## ABOUT THIS EXERCISE
Output the lines below from the one containing "idx 31: 0x24007" through the end of the listing, inclusive, exactly as they appear, and nothing further.

▼

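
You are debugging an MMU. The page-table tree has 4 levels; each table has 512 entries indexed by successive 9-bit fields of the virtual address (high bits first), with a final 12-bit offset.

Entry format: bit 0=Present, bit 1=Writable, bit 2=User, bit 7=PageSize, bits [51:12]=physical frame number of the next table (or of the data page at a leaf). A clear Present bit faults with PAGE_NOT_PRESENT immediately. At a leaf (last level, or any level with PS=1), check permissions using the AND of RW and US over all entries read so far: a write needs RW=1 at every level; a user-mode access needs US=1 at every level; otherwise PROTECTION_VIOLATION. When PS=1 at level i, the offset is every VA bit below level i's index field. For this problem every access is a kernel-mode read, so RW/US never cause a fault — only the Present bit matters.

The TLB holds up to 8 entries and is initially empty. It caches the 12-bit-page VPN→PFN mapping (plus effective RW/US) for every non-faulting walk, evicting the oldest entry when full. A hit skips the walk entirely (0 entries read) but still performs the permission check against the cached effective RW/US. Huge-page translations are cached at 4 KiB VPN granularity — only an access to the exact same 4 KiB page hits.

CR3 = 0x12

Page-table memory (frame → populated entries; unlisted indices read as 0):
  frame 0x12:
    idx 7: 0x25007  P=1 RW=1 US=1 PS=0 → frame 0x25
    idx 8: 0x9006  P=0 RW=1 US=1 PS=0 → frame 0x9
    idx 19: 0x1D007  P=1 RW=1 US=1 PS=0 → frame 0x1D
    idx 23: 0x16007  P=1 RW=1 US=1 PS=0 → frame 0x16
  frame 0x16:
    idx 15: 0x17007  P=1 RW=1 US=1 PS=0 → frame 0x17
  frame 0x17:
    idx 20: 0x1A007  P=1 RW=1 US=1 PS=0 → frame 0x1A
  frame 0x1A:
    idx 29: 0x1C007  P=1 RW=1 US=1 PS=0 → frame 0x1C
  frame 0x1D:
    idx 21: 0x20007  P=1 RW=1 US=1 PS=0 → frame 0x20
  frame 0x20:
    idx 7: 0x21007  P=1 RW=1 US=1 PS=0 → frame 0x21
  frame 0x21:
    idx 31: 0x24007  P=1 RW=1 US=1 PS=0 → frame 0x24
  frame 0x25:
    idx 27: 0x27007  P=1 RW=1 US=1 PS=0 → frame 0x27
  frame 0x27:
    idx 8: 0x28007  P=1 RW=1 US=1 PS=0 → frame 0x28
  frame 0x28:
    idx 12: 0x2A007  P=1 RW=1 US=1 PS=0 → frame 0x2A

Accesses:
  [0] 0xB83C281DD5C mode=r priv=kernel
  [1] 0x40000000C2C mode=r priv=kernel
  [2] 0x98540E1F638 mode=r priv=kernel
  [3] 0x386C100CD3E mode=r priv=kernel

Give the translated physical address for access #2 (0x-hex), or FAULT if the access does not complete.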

▲

## REPLY
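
    idx 31: 0x24007  P=1 RW=1 US=1 PS=0 → frame 0x24
  frame 0x25:
    idx 27: 0x27007  P=1 RW=1 US=1 PS=0 → frame 0x27
  frame 0x27:
    idx 8: 0x28007  P=1 RW=1 US=1 PS=0 → frame 0x28
  frame 0x28:
    idx 12: 0x2A007  P=1 RW=1 US=1 PS=0 → frame 0x2A

Accesses:
  [0] 0xB83C281DD5C mode=r priv=kernel
  [1] 0x40000000C2C mode=r priv=kernel
  [2] 0x98540E1F638 mode=r priv=kernel
  [3] 0x386C100CD3E mode=r priv=kernel

Give the translated physical address for access #2 (0x-hex), or FAULT if the access does not complete.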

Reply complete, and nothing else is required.